> [Problem to work on] Begin with the line that has "final normal form.". Give it and every line after it again, exactly, through the end of the entries below.

[Data extracted from a collection]
--- START ---

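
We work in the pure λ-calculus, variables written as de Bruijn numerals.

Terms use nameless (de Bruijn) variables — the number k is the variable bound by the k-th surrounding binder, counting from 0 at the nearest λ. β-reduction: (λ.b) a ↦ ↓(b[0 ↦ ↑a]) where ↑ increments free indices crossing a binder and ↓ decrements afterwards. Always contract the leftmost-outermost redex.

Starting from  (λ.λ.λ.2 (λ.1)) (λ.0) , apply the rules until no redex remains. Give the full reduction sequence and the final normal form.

  start: (λ.λ.λ.2 (λ.1)) (λ.0)
  →1  λ.λ.(λ.0) (λ.1)
  →2  λ.λ.λ.1

Answer: normal form = λ.λ.λ.1  (in 2 steps)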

--- END ---

> [Exercise answer]
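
Starting from  (λ.λ.λ.2 (λ.1)) (λ.0) , apply the rules until no redex remains. Give the full reduction sequence and the final normal form.

  start: (λ.λ.λ.2 (λ.1)) (λ.0)
  →1  λ.λ.(λ.0) (λ.1)
  →2  λ.λ.λ.1

Answer: normal form = λ.λ.λ.1  (in 2 steps)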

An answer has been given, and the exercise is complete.